### YOUR TASK
Please copy, with no word changed, only the run of lines that opens with the line containing "Two points lie on Earth (modelled" and closes with the last line below.

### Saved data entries
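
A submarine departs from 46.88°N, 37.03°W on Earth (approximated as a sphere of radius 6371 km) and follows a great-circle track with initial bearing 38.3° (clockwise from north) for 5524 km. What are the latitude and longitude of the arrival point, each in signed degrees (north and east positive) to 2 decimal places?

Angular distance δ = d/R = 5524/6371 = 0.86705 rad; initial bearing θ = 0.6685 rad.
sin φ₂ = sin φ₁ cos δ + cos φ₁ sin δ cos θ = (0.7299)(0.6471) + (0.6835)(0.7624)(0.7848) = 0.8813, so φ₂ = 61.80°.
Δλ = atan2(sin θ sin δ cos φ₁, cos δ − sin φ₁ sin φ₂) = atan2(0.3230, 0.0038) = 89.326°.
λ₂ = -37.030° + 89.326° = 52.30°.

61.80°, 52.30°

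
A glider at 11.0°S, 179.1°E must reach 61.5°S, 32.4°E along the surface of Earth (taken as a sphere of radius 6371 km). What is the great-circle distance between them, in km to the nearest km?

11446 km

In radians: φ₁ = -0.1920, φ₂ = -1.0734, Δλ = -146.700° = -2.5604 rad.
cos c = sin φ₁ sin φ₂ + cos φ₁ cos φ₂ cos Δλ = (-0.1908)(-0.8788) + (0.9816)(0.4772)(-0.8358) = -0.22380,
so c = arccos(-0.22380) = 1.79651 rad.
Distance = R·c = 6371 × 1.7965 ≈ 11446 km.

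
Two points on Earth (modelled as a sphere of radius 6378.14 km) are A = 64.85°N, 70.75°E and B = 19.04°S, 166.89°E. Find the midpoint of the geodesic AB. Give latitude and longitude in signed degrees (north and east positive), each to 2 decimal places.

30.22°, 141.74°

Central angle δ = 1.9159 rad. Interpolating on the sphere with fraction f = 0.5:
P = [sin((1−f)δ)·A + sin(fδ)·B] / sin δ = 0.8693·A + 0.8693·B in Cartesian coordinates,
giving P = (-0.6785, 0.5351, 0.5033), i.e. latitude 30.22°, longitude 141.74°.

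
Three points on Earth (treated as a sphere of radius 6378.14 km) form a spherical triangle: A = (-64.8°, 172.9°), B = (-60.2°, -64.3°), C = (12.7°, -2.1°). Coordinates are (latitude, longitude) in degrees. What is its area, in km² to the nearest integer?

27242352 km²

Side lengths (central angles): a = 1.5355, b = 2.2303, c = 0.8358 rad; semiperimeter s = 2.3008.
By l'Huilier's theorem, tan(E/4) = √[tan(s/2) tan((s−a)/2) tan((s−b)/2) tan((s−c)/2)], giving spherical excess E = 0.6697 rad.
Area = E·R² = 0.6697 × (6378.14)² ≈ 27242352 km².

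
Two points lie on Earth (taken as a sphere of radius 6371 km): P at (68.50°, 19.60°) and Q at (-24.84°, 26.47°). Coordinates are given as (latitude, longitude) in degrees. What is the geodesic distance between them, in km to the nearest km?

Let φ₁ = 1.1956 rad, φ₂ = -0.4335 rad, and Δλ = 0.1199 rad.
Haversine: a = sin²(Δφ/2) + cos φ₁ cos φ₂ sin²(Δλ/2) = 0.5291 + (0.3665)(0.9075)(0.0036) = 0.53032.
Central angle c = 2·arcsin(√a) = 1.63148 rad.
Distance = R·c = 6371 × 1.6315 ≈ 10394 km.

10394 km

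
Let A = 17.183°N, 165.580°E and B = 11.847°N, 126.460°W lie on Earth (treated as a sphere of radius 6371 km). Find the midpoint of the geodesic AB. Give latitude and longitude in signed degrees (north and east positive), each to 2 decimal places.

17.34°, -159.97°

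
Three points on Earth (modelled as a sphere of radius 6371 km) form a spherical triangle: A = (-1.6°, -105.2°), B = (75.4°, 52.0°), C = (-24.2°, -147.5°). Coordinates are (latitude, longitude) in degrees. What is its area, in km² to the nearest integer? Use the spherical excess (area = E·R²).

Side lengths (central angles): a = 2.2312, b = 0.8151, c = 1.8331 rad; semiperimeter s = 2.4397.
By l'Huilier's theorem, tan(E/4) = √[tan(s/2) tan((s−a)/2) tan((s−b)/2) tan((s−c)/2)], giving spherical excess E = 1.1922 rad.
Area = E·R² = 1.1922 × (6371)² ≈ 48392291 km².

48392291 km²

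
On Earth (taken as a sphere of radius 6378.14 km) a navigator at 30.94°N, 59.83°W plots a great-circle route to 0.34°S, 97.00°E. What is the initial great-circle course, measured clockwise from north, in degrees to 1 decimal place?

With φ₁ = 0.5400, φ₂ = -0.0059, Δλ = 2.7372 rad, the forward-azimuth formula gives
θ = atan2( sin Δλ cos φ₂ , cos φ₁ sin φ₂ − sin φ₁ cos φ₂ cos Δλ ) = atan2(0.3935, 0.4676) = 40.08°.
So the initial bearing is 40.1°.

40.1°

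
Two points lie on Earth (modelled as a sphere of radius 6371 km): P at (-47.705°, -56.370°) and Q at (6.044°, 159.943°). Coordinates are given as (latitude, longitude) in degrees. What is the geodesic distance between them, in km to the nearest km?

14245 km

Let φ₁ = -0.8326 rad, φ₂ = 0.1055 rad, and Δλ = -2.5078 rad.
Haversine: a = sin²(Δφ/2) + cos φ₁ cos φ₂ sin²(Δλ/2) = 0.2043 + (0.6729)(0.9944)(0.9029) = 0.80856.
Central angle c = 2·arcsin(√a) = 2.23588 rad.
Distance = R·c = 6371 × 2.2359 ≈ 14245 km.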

### EXPECTED ANSWER
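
Two points lie on Earth (modelled as a sphere of radius 6371 km): P at (-47.705°, -56.370°) and Q at (6.044°, 159.943°). Coordinates are given as (latitude, longitude) in degrees. What is the geodesic distance between them, in km to the nearest km?

14245 km

Let φ₁ = -0.8326 rad, φ₂ = 0.1055 rad, and Δλ = -2.5078 rad.
Haversine: a = sin²(Δφ/2) + cos φ₁ cos φ₂ sin²(Δλ/2) = 0.2043 + (0.6729)(0.9944)(0.9029) = 0.80856.
Central angle c = 2·arcsin(√a) = 2.23588 rad.
Distance = R·c = 6371 × 2.2359 ≈ 14245 km.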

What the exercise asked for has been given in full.